Content starts

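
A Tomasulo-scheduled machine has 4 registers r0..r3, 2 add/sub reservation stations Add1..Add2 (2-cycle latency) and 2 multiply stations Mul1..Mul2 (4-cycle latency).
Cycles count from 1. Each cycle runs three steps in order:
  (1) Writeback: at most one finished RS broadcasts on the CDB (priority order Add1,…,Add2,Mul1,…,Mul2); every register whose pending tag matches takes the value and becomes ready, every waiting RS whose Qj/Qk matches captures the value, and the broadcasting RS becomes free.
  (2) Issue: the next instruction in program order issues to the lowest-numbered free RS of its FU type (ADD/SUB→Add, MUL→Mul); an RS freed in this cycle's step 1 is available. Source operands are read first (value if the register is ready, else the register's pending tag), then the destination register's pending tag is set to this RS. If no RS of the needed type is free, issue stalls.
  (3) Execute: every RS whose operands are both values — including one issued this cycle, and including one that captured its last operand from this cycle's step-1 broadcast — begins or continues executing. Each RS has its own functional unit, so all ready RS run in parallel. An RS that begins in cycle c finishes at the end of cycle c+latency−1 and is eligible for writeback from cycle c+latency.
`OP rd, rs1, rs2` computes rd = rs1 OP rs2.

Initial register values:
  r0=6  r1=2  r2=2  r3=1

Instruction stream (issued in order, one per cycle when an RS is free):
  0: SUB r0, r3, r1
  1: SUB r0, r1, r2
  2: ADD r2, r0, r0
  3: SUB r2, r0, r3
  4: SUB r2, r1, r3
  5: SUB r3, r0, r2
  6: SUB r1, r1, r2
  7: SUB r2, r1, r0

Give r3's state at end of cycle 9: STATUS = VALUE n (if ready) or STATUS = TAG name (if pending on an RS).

cycle 1: issue SUB r0<-Add1 // r0:Add1,r1:2,r2:2,r3:1
cycle 2: issue SUB r0<-Add2 // r0:Add2,r1:2,r2:2,r3:1
cycle 3: CDB Add1=-1; issue ADD r2<-Add1 // r0:Add2,r1:2,r2:Add1,r3:1
cycle 4: CDB Add2=0; issue SUB r2<-Add2 // r0:0,r1:2,r2:Add2,r3:1
cycle 5: stall // r0:0,r1:2,r2:Add2,r3:1
cycle 6: CDB Add1=0; issue SUB r2<-Add1 // r0:0,r1:2,r2:Add1,r3:1
cycle 7: CDB Add2=-1; issue SUB r3<-Add2 // r0:0,r1:2,r2:Add1,r3:Add2
cycle 8: CDB Add1=1; issue SUB r1<-Add1 // r0:0,r1:Add1,r2:1,r3:Add2
cycle 9: stall // r0:0,r1:Add1,r2:1,r3:Add2

STATUS = TAG Add2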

Content ends

YOUR TASK: Select and copy every line of the listing with the word "Each".

SOLUTION TO THIS PROBLEM:
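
Cycles count from 1. Each cycle runs three steps in order:
  (3) Execute: every RS whose operands are both values — including one issued this cycle, and including one that captured its last operand from this cycle's step-1 broadcast — begins or continues executing. Each RS has its own functional unit, so all ready RS run in parallel. An RS that begins in cycle c finishes at the end of cycle c+latency−1 and is eligible for writeback from cycle c+latency.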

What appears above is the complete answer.